- **Goal of the exercise**
Only the lines from the start of the entries through the line with "((3 6)* (1 4 8" are wanted; please output them exactly.

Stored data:
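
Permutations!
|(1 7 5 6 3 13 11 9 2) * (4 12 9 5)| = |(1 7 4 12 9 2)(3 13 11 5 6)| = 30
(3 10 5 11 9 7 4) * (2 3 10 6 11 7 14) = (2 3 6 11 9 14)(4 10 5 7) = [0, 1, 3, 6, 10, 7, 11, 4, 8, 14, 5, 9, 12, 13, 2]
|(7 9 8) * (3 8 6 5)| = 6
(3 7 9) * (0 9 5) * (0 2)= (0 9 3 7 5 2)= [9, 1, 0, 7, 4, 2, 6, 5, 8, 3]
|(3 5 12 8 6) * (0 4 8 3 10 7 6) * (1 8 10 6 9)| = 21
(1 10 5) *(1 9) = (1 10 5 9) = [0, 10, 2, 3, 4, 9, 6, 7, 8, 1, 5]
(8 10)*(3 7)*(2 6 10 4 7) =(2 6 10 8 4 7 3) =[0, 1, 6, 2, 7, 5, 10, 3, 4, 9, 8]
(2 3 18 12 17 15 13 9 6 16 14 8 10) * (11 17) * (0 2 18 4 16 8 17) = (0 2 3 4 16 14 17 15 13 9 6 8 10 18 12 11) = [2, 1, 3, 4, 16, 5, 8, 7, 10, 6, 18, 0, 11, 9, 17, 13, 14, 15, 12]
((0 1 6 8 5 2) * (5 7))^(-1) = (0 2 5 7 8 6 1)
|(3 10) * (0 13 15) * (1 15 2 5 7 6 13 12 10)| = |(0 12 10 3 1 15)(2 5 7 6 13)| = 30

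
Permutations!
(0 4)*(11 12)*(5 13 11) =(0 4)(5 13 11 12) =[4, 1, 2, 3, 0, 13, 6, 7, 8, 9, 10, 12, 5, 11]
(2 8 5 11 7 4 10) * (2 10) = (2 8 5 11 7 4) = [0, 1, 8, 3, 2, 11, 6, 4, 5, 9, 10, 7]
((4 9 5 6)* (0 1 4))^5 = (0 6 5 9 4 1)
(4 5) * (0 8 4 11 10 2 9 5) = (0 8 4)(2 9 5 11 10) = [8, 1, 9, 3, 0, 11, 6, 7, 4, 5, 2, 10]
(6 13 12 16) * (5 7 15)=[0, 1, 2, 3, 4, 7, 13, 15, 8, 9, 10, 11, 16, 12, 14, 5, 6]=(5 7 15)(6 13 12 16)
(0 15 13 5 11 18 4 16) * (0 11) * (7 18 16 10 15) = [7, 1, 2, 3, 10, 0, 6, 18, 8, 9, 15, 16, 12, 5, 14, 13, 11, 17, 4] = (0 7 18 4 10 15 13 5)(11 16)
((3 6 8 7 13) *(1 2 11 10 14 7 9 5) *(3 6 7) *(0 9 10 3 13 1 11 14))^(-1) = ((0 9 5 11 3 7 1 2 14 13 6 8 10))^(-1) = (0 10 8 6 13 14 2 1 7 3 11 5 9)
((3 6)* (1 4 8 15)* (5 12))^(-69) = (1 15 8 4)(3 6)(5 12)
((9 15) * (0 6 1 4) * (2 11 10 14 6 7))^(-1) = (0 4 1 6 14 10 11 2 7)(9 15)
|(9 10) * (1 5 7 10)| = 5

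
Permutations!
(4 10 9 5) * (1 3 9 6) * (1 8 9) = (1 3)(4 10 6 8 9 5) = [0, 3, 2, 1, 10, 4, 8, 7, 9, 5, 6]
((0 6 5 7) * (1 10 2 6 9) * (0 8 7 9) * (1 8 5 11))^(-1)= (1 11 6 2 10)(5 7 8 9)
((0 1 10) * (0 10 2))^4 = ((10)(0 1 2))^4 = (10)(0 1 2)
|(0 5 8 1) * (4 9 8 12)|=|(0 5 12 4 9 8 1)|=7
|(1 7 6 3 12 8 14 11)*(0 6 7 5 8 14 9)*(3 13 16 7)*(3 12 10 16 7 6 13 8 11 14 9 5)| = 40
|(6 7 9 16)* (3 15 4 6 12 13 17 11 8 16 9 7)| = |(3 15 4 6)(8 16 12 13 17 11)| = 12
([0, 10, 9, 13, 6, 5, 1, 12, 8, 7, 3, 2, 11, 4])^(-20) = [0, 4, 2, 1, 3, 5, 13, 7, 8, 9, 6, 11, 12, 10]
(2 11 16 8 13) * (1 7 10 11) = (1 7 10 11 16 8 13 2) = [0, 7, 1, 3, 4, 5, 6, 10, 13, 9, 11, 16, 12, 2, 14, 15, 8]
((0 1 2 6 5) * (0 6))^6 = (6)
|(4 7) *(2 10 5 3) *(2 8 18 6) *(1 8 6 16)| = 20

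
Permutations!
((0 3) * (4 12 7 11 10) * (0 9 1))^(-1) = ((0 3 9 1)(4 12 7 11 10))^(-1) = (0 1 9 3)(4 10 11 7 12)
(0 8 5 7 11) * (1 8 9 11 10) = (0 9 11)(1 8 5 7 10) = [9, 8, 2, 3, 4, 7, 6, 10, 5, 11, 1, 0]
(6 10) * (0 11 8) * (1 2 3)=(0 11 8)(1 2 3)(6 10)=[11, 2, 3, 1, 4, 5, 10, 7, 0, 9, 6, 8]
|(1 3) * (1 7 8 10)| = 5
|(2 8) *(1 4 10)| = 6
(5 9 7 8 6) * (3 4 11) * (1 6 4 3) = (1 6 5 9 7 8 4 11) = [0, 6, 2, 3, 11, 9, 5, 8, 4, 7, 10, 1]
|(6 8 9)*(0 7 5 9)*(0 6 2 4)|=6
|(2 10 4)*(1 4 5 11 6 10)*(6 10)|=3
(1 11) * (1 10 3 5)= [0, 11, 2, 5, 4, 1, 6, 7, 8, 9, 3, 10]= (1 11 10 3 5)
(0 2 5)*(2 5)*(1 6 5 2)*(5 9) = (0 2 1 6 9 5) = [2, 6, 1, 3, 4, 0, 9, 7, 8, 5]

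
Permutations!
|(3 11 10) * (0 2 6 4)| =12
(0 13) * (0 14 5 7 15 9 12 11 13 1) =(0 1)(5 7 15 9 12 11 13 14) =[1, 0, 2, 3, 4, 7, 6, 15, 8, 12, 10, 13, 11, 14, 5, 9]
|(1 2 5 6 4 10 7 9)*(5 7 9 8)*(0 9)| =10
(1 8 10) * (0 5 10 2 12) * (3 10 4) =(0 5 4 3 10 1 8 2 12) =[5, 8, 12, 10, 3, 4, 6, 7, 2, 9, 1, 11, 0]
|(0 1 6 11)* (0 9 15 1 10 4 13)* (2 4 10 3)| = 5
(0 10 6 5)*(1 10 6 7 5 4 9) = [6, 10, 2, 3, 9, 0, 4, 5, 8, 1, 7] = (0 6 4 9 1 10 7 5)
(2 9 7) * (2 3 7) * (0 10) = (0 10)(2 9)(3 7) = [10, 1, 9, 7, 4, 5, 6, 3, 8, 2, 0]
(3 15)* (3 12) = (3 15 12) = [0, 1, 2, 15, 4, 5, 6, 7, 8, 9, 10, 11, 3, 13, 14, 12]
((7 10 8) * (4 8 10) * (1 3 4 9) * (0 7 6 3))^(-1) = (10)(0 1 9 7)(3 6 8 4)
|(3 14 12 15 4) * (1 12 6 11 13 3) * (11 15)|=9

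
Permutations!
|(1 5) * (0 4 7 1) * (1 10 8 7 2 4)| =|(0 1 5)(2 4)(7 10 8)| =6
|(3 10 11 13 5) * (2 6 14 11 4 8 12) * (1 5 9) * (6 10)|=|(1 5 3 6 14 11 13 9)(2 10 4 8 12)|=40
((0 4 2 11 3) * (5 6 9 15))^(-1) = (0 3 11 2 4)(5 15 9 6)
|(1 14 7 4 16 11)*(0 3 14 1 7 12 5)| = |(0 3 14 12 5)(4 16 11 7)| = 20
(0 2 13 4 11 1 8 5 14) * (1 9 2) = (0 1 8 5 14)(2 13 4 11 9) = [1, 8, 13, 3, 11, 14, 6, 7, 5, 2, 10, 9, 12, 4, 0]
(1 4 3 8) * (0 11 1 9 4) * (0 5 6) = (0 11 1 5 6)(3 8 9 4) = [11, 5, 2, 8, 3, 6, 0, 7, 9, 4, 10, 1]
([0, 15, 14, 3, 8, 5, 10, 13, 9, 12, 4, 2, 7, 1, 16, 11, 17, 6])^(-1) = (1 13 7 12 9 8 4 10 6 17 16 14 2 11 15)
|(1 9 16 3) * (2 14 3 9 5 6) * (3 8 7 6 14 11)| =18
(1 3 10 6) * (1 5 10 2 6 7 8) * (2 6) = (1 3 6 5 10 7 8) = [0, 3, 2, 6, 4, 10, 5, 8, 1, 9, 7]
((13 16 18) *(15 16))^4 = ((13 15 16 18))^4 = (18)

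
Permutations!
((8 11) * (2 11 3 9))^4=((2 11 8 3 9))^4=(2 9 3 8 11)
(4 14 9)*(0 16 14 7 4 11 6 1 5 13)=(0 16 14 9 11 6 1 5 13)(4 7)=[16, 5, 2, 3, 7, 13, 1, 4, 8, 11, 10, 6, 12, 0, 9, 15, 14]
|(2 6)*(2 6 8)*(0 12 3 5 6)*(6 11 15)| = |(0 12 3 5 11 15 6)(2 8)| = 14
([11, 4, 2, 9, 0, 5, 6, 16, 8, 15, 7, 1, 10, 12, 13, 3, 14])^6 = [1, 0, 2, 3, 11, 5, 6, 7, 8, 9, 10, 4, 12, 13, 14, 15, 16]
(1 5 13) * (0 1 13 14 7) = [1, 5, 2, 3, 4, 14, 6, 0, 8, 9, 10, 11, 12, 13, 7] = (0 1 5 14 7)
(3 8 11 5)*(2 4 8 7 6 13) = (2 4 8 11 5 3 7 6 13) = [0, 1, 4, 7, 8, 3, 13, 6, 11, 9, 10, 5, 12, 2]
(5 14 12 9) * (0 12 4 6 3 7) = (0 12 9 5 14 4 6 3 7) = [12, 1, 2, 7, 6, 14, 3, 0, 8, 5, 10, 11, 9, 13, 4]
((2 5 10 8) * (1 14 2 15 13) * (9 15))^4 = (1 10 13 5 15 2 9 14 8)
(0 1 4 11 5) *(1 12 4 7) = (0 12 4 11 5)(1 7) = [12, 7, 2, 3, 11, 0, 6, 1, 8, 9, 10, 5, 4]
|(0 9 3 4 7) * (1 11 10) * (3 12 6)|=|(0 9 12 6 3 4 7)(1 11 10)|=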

- **Answer box**
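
Permutations!
|(1 7 5 6 3 13 11 9 2) * (4 12 9 5)| = |(1 7 4 12 9 2)(3 13 11 5 6)| = 30
(3 10 5 11 9 7 4) * (2 3 10 6 11 7 14) = (2 3 6 11 9 14)(4 10 5 7) = [0, 1, 3, 6, 10, 7, 11, 4, 8, 14, 5, 9, 12, 13, 2]
|(7 9 8) * (3 8 6 5)| = 6
(3 7 9) * (0 9 5) * (0 2)= (0 9 3 7 5 2)= [9, 1, 0, 7, 4, 2, 6, 5, 8, 3]
|(3 5 12 8 6) * (0 4 8 3 10 7 6) * (1 8 10 6 9)| = 21
(1 10 5) *(1 9) = (1 10 5 9) = [0, 10, 2, 3, 4, 9, 6, 7, 8, 1, 5]
(8 10)*(3 7)*(2 6 10 4 7) =(2 6 10 8 4 7 3) =[0, 1, 6, 2, 7, 5, 10, 3, 4, 9, 8]
(2 3 18 12 17 15 13 9 6 16 14 8 10) * (11 17) * (0 2 18 4 16 8 17) = (0 2 3 4 16 14 17 15 13 9 6 8 10 18 12 11) = [2, 1, 3, 4, 16, 5, 8, 7, 10, 6, 18, 0, 11, 9, 17, 13, 14, 15, 12]
((0 1 6 8 5 2) * (5 7))^(-1) = (0 2 5 7 8 6 1)
|(3 10) * (0 13 15) * (1 15 2 5 7 6 13 12 10)| = |(0 12 10 3 1 15)(2 5 7 6 13)| = 30

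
Permutations!
(0 4)*(11 12)*(5 13 11) =(0 4)(5 13 11 12) =[4, 1, 2, 3, 0, 13, 6, 7, 8, 9, 10, 12, 5, 11]
(2 8 5 11 7 4 10) * (2 10) = (2 8 5 11 7 4) = [0, 1, 8, 3, 2, 11, 6, 4, 5, 9, 10, 7]
((4 9 5 6)* (0 1 4))^5 = (0 6 5 9 4 1)
(4 5) * (0 8 4 11 10 2 9 5) = (0 8 4)(2 9 5 11 10) = [8, 1, 9, 3, 0, 11, 6, 7, 4, 5, 2, 10]
(6 13 12 16) * (5 7 15)=[0, 1, 2, 3, 4, 7, 13, 15, 8, 9, 10, 11, 16, 12, 14, 5, 6]=(5 7 15)(6 13 12 16)
(0 15 13 5 11 18 4 16) * (0 11) * (7 18 16 10 15) = [7, 1, 2, 3, 10, 0, 6, 18, 8, 9, 15, 16, 12, 5, 14, 13, 11, 17, 4] = (0 7 18 4 10 15 13 5)(11 16)
((3 6 8 7 13) *(1 2 11 10 14 7 9 5) *(3 6 7) *(0 9 10 3 13 1 11 14))^(-1) = ((0 9 5 11 3 7 1 2 14 13 6 8 10))^(-1) = (0 10 8 6 13 14 2 1 7 3 11 5 9)
((3 6)* (1 4 8 15)* (5 12))^(-69) = (1 15 8 4)(3 6)(5 12)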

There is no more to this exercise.